[Saved data entries]
▽

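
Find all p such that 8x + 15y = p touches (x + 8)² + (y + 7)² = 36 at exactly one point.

For a tangent, require d(centre, line) = r = 6.
|8·(−8) + 15·(−7) − p| / √289 = 6
|p − (−169)| = 6·17, so p = −67 or p = −271.

p = −271 or p = −67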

△

Return each line above exactly as it appears.

* [Expected output]
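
Find all p such that 8x + 15y = p touches (x + 8)² + (y + 7)² = 36 at exactly one point.

For a tangent, require d(centre, line) = r = 6.
|8·(−8) + 15·(−7) − p| / √289 = 6
|p − (−169)| = 6·17, so p = −67 or p = −271.

p = −271 or p = −67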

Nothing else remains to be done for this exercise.